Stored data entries
§

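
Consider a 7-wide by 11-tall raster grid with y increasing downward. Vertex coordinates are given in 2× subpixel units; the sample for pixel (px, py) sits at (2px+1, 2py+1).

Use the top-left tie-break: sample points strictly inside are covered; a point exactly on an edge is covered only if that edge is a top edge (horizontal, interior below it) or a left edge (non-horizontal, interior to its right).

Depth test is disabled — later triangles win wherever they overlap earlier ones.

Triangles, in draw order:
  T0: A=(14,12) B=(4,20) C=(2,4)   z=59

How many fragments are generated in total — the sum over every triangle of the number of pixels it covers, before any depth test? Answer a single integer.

T0:
  2·area = 176
  edge (14, 12)→(4, 20): d=(-10,8) right/bottom  bias=-1
  edge (4, 20)→(2, 4): d=(-2,-16) top-left  bias=+0
  edge (2, 4)→(14, 12): d=(12,8) right/bottom  bias=-1
    (1,2)@(3, 5): e=[158,14,4] → █
    (2,2)@(5, 5): e=[142,46,-12] → ·
    (1,3)@(3, 7): e=[138,10,28] → █
    (2,3)@(5, 7): e=[122,42,12] → █
    (3,3)@(7, 7): e=[106,74,-4] → ·
    (1,4)@(3, 9): e=[118,6,52] → █
    (3,4)@(7, 9): e=[86,70,20] → █
    (4,4)@(9, 9): e=[70,102,4] → █
    (5,4)@(11, 9): e=[54,134,-12] → ·
    (1,5)@(3, 11): e=[98,2,76] → █
    (5,5)@(11, 11): e=[34,130,12] → █
    (6,5)@(13, 11): e=[18,162,-4] → ·
  covered (22 px):
    · · · · · · ·
    · · · · · · ·
    · █ · · · · ·
    · █ █ · · · ·
    · █ █ █ █ · ·
    · █ █ █ █ █ ·
    · · █ █ █ █ ·
    · · █ █ █ · ·
    · · █ █ · · ·
    · · █ · · · ·
    · · · · · · ·

Answer: 22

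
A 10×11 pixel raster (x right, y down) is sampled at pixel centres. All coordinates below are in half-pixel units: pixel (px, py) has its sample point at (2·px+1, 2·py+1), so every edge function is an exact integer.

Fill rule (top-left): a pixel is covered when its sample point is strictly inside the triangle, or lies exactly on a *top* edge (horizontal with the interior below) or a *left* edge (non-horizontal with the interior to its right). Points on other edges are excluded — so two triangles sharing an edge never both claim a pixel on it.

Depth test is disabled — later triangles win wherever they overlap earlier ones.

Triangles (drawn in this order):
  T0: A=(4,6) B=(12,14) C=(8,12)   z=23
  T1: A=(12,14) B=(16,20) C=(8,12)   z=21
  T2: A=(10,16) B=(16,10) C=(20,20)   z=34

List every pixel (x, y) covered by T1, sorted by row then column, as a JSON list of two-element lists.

T0:
  2·area = 16
  edge (4, 6)→(12, 14): d=(8,8) right/bottom  bias=-1
  edge (12, 14)→(8, 12): d=(-4,-2) top-left  bias=+0
  edge (8, 12)→(4, 6): d=(-4,-6) top-left  bias=+0
    (0,1)@(1, 3): e=[0,22,-6] → ·  [on edge]
    (1,2)@(3, 5): e=[0,18,-2] → ·  [on edge]
    (2,3)@(5, 7): e=[0,14,2] → ·  [on edge]
    (3,4)@(7, 9): e=[0,10,6] → ·  [on edge]
    (4,5)@(9, 11): e=[0,6,10] → ·  [on edge]
    (5,6)@(11, 13): e=[0,2,14] → ·  [on edge]
    (6,7)@(13, 15): e=[0,-2,18] → ·  [on edge]
    (7,8)@(15, 17): e=[0,-6,22] → ·  [on edge]
    (8,9)@(17, 19): e=[0,-10,26] → ·  [on edge]
    (9,10)@(19, 21): e=[0,-14,30] → ·  [on edge]
  covered (0 px):
    · · · · · · · · · ·
    · · · · · · · · · ·
    · · · · · · · · · ·
    · · · · · · · · · ·
    · · · · · · · · · ·
    · · · · · · · · · ·
    · · · · · · · · · ·
    · · · · · · · · · ·
    · · · · · · · · · ·
    · · · · · · · · · ·
    · · · · · · · · · ·
T1:
  2·area = 16
  edge (12, 14)→(16, 20): d=(4,6) right/bottom  bias=-1
  edge (16, 20)→(8, 12): d=(-8,-8) top-left  bias=+0
  edge (8, 12)→(12, 14): d=(4,2) right/bottom  bias=-1
    (0,2)@(1, 5): e=[30,0,-14] → ·  [on edge]
    (1,3)@(3, 7): e=[26,0,-10] → ·  [on edge]
    (2,4)@(5, 9): e=[22,0,-6] → ·  [on edge]
    (3,5)@(7, 11): e=[18,0,-2] → ·  [on edge]
    (4,6)@(9, 13): e=[14,0,2] → #  [on edge]
    (5,6)@(11, 13): e=[2,16,-2] → ·
    (4,7)@(9, 15): e=[22,-16,10] → ·
    (5,7)@(11, 15): e=[10,0,6] → #  [on edge]
    (6,7)@(13, 15): e=[-2,16,2] → ·
    (5,8)@(11, 17): e=[18,-16,14] → ·
    (6,8)@(13, 17): e=[6,0,10] → #  [on edge]
    (7,8)@(15, 17): e=[-6,16,6] → ·
    (7,9)@(15, 19): e=[2,0,14] → #  [on edge]
    (8,10)@(17, 21): e=[-2,0,18] → ·  [on edge]
  covered (4 px):
    · · · · · · · · · ·
    · · · · · · · · · ·
    · · · · · · · · · ·
    · · · · · · · · · ·
    · · · · · · · · · ·
    · · · · · · · · · ·
    · · · · # · · · · ·
    · · · · · # · · · ·
    · · · · · · # · · ·
    · · · · · · · # · ·
    · · · · · · · · · ·
T2:
  2·area = 84
  edge (10, 16)→(16, 10): d=(6,-6) top-left  bias=+0
  edge (16, 10)→(20, 20): d=(4,10) right/bottom  bias=-1
  edge (20, 20)→(10, 16): d=(-10,-4) top-left  bias=+0
    (9,3)@(19, 7): e=[0,-42,126] → ·  [on edge]
    (8,4)@(17, 9): e=[0,-14,98] → ·  [on edge]
    (7,5)@(15, 11): e=[0,14,70] → #  [on edge]
    (8,5)@(17, 11): e=[12,-6,78] → ·
    (6,6)@(13, 13): e=[0,42,42] → #  [on edge]
    (8,6)@(17, 13): e=[24,2,58] → #
    (9,6)@(19, 13): e=[36,-18,66] → ·
    (5,7)@(11, 15): e=[0,70,14] → #  [on edge]
    (9,7)@(19, 15): e=[48,-10,46] → ·
    (4,8)@(9, 17): e=[0,98,-14] → ·  [on edge]
    (5,8)@(11, 17): e=[12,78,-6] → ·
    (6,8)@(13, 17): e=[24,58,2] → #
    (3,9)@(7, 19): e=[0,126,-42] → ·  [on edge]
    (2,10)@(5, 21): e=[0,154,-70] → ·  [on edge]
  covered (12 px):
    · · · · · · · · · ·
    · · · · · · · · · ·
    · · · · · · · · · ·
    · · · · · · · · · ·
    · · · · · · · · · ·
    · · · · · · · # · ·
    · · · · · · # # # ·
    · · · · · # # # # ·
    · · · · · · # # # ·
    · · · · · · · · · #
    · · · · · · · · · ·

Answer: [[4,6],[5,7],[6,8],[7,9]]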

§

Required action: Return only the lines between the one holding "Triangles, in draw" and the one holding "T0: A=(4,6) B=(12,14)", inclusive, exactly as they appear above.

Solution for this exercise:
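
Triangles, in draw order:
  T0: A=(14,12) B=(4,20) C=(2,4)   z=59

How many fragments are generated in total — the sum over every triangle of the number of pixels it covers, before any depth test? Answer a single integer.

T0:
  2·area = 176
  edge (14, 12)→(4, 20): d=(-10,8) right/bottom  bias=-1
  edge (4, 20)→(2, 4): d=(-2,-16) top-left  bias=+0
  edge (2, 4)→(14, 12): d=(12,8) right/bottom  bias=-1
    (1,2)@(3, 5): e=[158,14,4] → █
    (2,2)@(5, 5): e=[142,46,-12] → ·
    (1,3)@(3, 7): e=[138,10,28] → █
    (2,3)@(5, 7): e=[122,42,12] → █
    (3,3)@(7, 7): e=[106,74,-4] → ·
    (1,4)@(3, 9): e=[118,6,52] → █
    (3,4)@(7, 9): e=[86,70,20] → █
    (4,4)@(9, 9): e=[70,102,4] → █
    (5,4)@(11, 9): e=[54,134,-12] → ·
    (1,5)@(3, 11): e=[98,2,76] → █
    (5,5)@(11, 11): e=[34,130,12] → █
    (6,5)@(13, 11): e=[18,162,-4] → ·
  covered (22 px):
    · · · · · · ·
    · · · · · · ·
    · █ · · · · ·
    · █ █ · · · ·
    · █ █ █ █ · ·
    · █ █ █ █ █ ·
    · · █ █ █ █ ·
    · · █ █ █ · ·
    · · █ █ · · ·
    · · █ · · · ·
    · · · · · · ·

Answer: 22

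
A 10×11 pixel raster (x right, y down) is sampled at pixel centres. All coordinates below are in half-pixel units: pixel (px, py) has its sample point at (2·px+1, 2·py+1), so every edge function is an exact integer.

Fill rule (top-left): a pixel is covered when its sample point is strictly inside the triangle, or lies exactly on a *top* edge (horizontal with the interior below) or a *left* edge (non-horizontal with the interior to its right). Points on other edges are excluded — so two triangles sharing an edge never both claim a pixel on it.

Depth test is disabled — later triangles win wherever they overlap earlier ones.

Triangles (drawn in this order):
  T0: A=(4,6) B=(12,14) C=(8,12)   z=23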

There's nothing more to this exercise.